Instructions for the task: Skip every line before the one containing "Let demand for bottled", then copy that line and the rest of the entries below exactly, through the last line.

----- Record extracts

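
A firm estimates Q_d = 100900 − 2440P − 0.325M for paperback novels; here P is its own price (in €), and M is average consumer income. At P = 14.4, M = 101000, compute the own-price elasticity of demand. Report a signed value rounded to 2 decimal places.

-1.07

At the given values, Q_d = 100900 − 2440(14.4) − 0.325(101000) = 32939.
∂Q_d/∂P = −2440.
E = (-2440) × (14.4/32939) = -1.0666…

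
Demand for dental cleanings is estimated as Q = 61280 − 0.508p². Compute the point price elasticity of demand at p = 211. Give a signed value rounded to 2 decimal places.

-1.17

dQ/dp = −2·0.508·p = -214.376. At p = 211, Q = 38663.332.
Ed = (dQ/dp)·(p/Q) = (-214.376) × (211/38663.332) = -1.1699…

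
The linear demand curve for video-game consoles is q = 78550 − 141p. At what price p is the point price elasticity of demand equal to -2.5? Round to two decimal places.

397.92

Ed = −141p/(78550 − 141p). Set this equal to -2.5:
141p = 2.5·(78550 − 141p) ⇒ 141p(1 + 2.5) = 2.5·78550
p = 2.5·78550 / (141·3.5) = 397.9229…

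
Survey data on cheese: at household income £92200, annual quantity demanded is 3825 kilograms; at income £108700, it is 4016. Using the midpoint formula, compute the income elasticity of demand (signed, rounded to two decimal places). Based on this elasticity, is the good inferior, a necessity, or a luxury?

0.30; necessity

%ΔQ = (4016 − 3825)/[( 3825 + 4016)/2] = 191/3920.5 = 0.048718…
%ΔIncome = (108700 − 92200)/[( 92200 + 108700)/2] = 16500/100450 = 0.164260…
E_income = (191/3920.5) / (16500/100450) = 0.2965…
0 < E_income < 1 ⇒ normal good, necessity.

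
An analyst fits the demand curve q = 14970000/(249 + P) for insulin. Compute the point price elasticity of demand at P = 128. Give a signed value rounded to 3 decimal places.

-0.340

dq/dP = −14970000/(249 + P)² = -105.327. At P = 128, q = 39708.2.
Ed = (dq/dP)·(P/q) = (-105.327) × (128/39708.2) = -0.33952…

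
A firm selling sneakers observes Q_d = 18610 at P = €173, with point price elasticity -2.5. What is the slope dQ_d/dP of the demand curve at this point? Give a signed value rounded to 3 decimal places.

Ed = (dQ_d/dP)·(P/Q_d) ⇒ dQ_d/dP = Ed·Q_d/P = (-2.5)·18610/173 = -268.93063…

-268.931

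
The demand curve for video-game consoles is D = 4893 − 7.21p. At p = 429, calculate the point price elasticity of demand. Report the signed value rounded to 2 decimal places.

dD/dp = −7.21. At p = 429, D = 4893 − 7.21(429) = 1799.91.
Ed = (dD/dp)·(p/D) = −7.21 × (429/1799.91) = -1.7184…

-1.72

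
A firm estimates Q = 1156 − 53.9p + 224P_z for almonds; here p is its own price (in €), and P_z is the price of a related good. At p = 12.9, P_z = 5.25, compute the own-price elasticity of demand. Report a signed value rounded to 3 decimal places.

At the given values, Q = 1156 − 53.9(12.9) + 224(5.25) = 1636.69.
∂Q/∂p = −53.9.
E = (-53.9) × (12.9/1636.69) = -0.42482…

-0.425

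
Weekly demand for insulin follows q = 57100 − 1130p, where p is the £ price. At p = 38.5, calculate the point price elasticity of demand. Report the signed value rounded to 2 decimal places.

-3.20

dq/dp = −1130. At p = 38.5, q = 57100 − 1130(38.5) = 13595.
Ed = (dq/dp)·(p/q) = −1130 × (38.5/13595) = -3.2000…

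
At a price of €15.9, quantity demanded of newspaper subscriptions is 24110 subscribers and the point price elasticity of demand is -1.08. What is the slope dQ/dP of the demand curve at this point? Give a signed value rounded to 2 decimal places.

Ed = (dQ/dP)·(P/Q) ⇒ dQ/dP = Ed·Q/P = (-1.08)·24110/15.9 = -1637.6603…

-1637.66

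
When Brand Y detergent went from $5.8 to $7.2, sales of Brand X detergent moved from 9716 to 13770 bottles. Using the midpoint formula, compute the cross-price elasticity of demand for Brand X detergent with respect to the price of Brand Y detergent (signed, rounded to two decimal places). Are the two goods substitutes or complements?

1.60; substitutes

%ΔQ_{Brand X detergent} = (13770 − 9716)/avg = 4054/11743 = 0.345226…
%ΔP_{Brand Y detergent} = (7.2 − 5.8)/avg = 1.4/6.5 = 0.215384…
E_cross = (4054/11743) / (1.4/6.5) = 1.6028…
E_cross > 0 ⇒ the goods are substitutes.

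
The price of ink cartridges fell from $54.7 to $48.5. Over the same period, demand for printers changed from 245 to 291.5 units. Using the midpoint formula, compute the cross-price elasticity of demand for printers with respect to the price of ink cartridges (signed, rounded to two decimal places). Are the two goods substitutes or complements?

-1.44; complements

%ΔQ_{printers} = (291.5 − 245)/avg = 46.5/268.25 = 0.173345…
%ΔP_{ink cartridges} = (48.5 − 54.7)/avg = -6.2/51.6 = -0.120155…
E_cross = (46.5/268.25) / (-6.2/51.6) = -1.4426…
E_cross < 0 ⇒ the goods are complements.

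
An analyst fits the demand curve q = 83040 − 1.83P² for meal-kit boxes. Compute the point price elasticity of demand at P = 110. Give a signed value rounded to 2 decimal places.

dq/dP = −2·1.83·P = -402.6. At P = 110, q = 60897.
Ed = (dq/dP)·(P/q) = (-402.6) × (110/60897) = -0.7272…

-0.73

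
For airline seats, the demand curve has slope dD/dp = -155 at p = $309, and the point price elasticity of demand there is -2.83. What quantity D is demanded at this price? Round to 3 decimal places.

16924.028

Ed = (dD/dp)·(p/D) ⇒ D = (dD/dp)·p/Ed = (-155)·309/(-2.83) = 16924.02826…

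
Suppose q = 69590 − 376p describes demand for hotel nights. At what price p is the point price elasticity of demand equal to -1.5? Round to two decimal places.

111.05

Ed = −376p/(69590 − 376p). Set this equal to -1.5:
376p = 1.5·(69590 − 376p) ⇒ 376p(1 + 1.5) = 1.5·69590
p = 1.5·69590 / (376·2.5) = 111.0478…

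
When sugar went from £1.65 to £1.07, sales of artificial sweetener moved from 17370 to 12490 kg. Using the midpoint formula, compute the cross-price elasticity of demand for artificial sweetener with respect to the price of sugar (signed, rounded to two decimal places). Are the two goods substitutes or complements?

%ΔQ_{artificial sweetener} = (12490 − 17370)/avg = -4880/14930 = -0.326858…
%ΔP_{sugar} = (1.07 − 1.65)/avg = -0.58/1.36 = -0.426470…
E_cross = (-4880/14930) / (-0.58/1.36) = 0.7664…
E_cross > 0 ⇒ the goods are substitutes.

0.77; substitutes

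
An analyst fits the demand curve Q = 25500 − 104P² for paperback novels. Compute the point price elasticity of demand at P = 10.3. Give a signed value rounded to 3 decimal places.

dQ/dP = −2·104·P = -2142.4. At P = 10.3, Q = 14466.64.
Ed = (dQ/dP)·(P/Q) = (-2142.4) × (10.3/14466.64) = -1.52535…

-1.525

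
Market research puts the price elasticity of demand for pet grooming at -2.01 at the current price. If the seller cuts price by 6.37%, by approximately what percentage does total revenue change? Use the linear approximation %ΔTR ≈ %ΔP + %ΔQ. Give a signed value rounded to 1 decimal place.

%ΔQ ≈ Ed × %ΔP = (-2.01) × (-6.37%) = +12.8037%
%ΔTR ≈ %ΔP + %ΔQ = (-6.37%) + (+12.8037%) = +6.4337%

+6.4%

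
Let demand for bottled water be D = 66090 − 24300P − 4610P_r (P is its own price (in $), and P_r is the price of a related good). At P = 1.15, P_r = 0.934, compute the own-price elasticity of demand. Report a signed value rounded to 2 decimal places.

-0.83

At the given values, D = 66090 − 24300(1.15) − 4610(0.934) = 33839.26.
∂D/∂P = −24300.
E = (-24300) × (1.15/33839.26) = -0.8258…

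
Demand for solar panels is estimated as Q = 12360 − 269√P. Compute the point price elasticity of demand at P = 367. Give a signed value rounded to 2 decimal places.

dQ/dP = −269/(2√P) = -7.02084. At P = 367, Q = 7206.7.
Ed = (dQ/dP)·(P/Q) = (-7.02084) × (367/7206.7) = -0.3575…

-0.36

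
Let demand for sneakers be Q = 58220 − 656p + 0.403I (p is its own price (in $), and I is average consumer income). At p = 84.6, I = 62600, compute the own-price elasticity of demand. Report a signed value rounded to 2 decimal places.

At the given values, Q = 58220 − 656(84.6) + 0.403(62600) = 27950.2.
∂Q/∂p = −656.
E = (-656) × (84.6/27950.2) = -1.9855…

-1.99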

----------

Solution to the exercise:
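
Let demand for bottled water be D = 66090 − 24300P − 4610P_r (P is its own price (in $), and P_r is the price of a related good). At P = 1.15, P_r = 0.934, compute the own-price elasticity of demand. Report a signed value rounded to 2 decimal places.

-0.83

At the given values, D = 66090 − 24300(1.15) − 4610(0.934) = 33839.26.
∂D/∂P = −24300.
E = (-24300) × (1.15/33839.26) = -0.8258…

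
Demand for solar panels is estimated as Q = 12360 − 269√P. Compute the point price elasticity of demand at P = 367. Give a signed value rounded to 2 decimal places.

dQ/dP = −269/(2√P) = -7.02084. At P = 367, Q = 7206.7.
Ed = (dQ/dP)·(P/Q) = (-7.02084) × (367/7206.7) = -0.3575…

-0.36

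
Let demand for sneakers be Q = 58220 − 656p + 0.403I (p is its own price (in $), and I is average consumer income). At p = 84.6, I = 62600, compute the own-price elasticity of demand. Report a signed value rounded to 2 decimal places.

At the given values, Q = 58220 − 656(84.6) + 0.403(62600) = 27950.2.
∂Q/∂p = −656.
E = (-656) × (84.6/27950.2) = -1.9855…

-1.99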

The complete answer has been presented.